#### EXERCISE BRIEF:
Copy each line of the following material exactly.

#### INPUT DATA:
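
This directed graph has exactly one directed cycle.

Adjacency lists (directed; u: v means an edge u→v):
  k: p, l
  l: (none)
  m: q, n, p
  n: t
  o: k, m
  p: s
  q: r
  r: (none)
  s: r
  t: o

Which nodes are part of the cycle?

m, n, o, t

DFS with gray/black marking from o:
o gray
  k gray
    p gray
      s gray
        r gray
        r black
      s black
    p black
    l gray
    l black
  k black
  m gray
    q gray
      q→r: r black — skip
    q black
    n gray
      t gray
        t→o: o is gray → back edge
Back edge closes the cycle o → m → n → t → o; its vertices are {m, n, o, t}.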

#### EXPECTED ANSWER:
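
This directed graph has exactly one directed cycle.

Adjacency lists (directed; u: v means an edge u→v):
  k: p, l
  l: (none)
  m: q, n, p
  n: t
  o: k, m
  p: s
  q: r
  r: (none)
  s: r
  t: o

Which nodes are part of the cycle?

m, n, o, t

DFS with gray/black marking from o:
o gray
  k gray
    p gray
      s gray
        r gray
        r black
      s black
    p black
    l gray
    l black
  k black
  m gray
    q gray
      q→r: r black — skip
    q black
    n gray
      t gray
        t→o: o is gray → back edge
Back edge closes the cycle o → m → n → t → o; its vertices are {m, n, o, t}.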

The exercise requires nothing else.